#### [WORK TO BE COMPLETED]
The expected answer is a copy of every line in the listing that has the word "following".
Top of RECORDS TO PROCESS
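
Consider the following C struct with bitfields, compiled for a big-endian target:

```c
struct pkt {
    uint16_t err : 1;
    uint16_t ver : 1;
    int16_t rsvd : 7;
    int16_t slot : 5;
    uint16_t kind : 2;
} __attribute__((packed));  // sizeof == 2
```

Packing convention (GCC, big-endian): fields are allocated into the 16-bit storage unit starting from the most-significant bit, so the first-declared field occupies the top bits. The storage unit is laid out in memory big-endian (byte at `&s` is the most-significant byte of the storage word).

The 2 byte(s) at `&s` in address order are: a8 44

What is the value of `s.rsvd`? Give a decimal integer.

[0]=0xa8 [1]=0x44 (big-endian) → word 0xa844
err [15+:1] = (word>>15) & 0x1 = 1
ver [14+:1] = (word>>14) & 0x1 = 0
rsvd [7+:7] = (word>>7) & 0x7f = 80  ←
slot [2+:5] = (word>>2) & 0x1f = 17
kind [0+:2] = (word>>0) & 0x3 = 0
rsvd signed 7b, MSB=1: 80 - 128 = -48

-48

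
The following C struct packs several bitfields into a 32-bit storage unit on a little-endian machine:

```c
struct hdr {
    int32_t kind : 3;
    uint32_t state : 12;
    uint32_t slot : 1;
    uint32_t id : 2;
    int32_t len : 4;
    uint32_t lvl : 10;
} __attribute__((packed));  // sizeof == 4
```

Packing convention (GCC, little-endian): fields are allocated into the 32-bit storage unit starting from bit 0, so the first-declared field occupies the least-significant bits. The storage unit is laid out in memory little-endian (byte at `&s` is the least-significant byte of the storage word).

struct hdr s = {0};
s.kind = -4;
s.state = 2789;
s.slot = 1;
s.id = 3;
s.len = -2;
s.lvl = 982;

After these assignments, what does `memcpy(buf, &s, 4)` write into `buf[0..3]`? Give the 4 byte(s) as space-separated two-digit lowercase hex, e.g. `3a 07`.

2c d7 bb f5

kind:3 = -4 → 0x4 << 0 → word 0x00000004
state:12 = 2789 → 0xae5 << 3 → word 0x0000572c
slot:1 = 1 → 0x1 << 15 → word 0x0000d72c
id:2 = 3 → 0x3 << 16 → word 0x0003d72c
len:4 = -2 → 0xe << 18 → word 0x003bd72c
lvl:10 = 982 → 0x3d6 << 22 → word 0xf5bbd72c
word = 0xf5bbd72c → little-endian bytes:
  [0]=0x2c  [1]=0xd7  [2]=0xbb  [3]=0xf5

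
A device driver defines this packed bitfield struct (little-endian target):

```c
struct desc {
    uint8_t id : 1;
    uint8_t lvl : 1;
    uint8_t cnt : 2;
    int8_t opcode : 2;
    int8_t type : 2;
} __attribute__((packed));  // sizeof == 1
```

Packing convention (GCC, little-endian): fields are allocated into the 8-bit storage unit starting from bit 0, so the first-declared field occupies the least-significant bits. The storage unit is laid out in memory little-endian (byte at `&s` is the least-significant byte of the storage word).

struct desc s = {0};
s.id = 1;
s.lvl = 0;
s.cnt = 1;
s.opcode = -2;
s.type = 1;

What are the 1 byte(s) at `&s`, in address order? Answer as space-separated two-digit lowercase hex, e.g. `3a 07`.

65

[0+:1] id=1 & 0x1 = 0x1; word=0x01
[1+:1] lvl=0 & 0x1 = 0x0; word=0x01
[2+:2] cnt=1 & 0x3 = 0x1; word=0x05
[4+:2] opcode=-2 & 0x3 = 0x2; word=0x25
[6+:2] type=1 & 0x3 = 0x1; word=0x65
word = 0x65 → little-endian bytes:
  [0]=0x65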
Bottom of RECORDS TO PROCESS
#### [RESPONSE TO THE TASK]
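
Consider the following C struct with bitfields, compiled for a big-endian target:
The following C struct packs several bitfields into a 32-bit storage unit on a little-endian machine: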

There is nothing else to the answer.